▶ [Your assignment]: Look through the records, and wherever the string "multiplied" turns up, copy out that line.

■ ■ ■ ■

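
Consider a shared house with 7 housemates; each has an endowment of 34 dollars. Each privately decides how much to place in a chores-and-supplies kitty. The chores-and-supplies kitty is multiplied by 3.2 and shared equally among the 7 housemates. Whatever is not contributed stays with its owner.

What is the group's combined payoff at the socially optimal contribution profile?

761.60 dollars

Each contributed unit returns 3.200 to the group as a whole (0.4571 to each of 7 players), which exceeds 1, so the social optimum is full contribution: group total = 3.200 × 238 = 761.60.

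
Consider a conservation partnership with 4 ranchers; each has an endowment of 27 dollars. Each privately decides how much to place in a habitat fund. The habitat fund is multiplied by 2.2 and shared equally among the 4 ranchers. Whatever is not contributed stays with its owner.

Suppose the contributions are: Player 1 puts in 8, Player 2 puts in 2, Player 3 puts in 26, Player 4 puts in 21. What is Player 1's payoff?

50.35 dollars

Total contributed: 8 + 2 + 26 + 21 = 57.
Each receives 2.2 × 57 / 4 = 31.35 from the habitat fund.
Player 1 keeps 27 − 8 = 19, so Player 1's payoff is 19 + 31.35 = 50.35.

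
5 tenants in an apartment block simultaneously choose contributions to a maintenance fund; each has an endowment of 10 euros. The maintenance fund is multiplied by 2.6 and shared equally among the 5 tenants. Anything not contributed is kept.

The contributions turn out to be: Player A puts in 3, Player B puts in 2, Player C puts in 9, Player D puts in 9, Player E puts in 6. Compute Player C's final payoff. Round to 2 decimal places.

Total contributed: 3 + 2 + 9 + 9 + 6 = 29.
Each receives 2.6 × 29 / 5 = 15.08 from the maintenance fund.
Player C keeps 10 − 9 = 1, so Player C's payoff is 1 + 15.08 = 16.08.

16.08 euros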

■ ■ ■ ■

▶ [Reply]:
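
Consider a shared house with 7 housemates; each has an endowment of 34 dollars. Each privately decides how much to place in a chores-and-supplies kitty. The chores-and-supplies kitty is multiplied by 3.2 and shared equally among the 7 housemates. Whatever is not contributed stays with its owner.
Consider a conservation partnership with 4 ranchers; each has an endowment of 27 dollars. Each privately decides how much to place in a habitat fund. The habitat fund is multiplied by 2.2 and shared equally among the 4 ranchers. Whatever is not contributed stays with its owner.
5 tenants in an apartment block simultaneously choose contributions to a maintenance fund; each has an endowment of 10 euros. The maintenance fund is multiplied by 2.6 and shared equally among the 5 tenants. Anything not contributed is kept.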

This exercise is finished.